• Exercise instructions: Pick out each line with the word "value" from the material that follows.

** Working data follows **

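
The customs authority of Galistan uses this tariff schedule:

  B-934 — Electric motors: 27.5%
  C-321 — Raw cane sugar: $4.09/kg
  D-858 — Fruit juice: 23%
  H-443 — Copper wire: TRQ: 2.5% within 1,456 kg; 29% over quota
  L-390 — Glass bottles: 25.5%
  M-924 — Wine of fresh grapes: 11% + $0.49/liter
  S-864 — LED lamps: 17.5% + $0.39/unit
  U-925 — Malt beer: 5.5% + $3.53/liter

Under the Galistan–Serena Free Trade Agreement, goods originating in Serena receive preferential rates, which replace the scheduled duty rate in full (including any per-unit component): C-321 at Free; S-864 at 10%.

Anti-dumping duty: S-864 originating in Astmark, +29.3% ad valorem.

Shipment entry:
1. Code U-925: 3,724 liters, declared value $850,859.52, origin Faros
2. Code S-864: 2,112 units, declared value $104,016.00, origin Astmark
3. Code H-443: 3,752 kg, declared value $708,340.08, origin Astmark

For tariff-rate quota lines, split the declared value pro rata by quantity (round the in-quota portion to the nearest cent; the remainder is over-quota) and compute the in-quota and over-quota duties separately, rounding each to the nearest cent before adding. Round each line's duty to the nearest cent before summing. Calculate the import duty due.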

** End of Working data **

• Response:
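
1. Code U-925: 3,724 liters, declared value $850,859.52, origin Faros
2. Code S-864: 2,112 units, declared value $104,016.00, origin Astmark
3. Code H-443: 3,752 kg, declared value $708,340.08, origin Astmark
For tariff-rate quota lines, split the declared value pro rata by quantity (round the in-quota portion to the nearest cent; the remainder is over-quota) and compute the in-quota and over-quota duties separately, rounding each to the nearest cent before adding. Round each line's duty to the nearest cent before summing. Calculate the import duty due.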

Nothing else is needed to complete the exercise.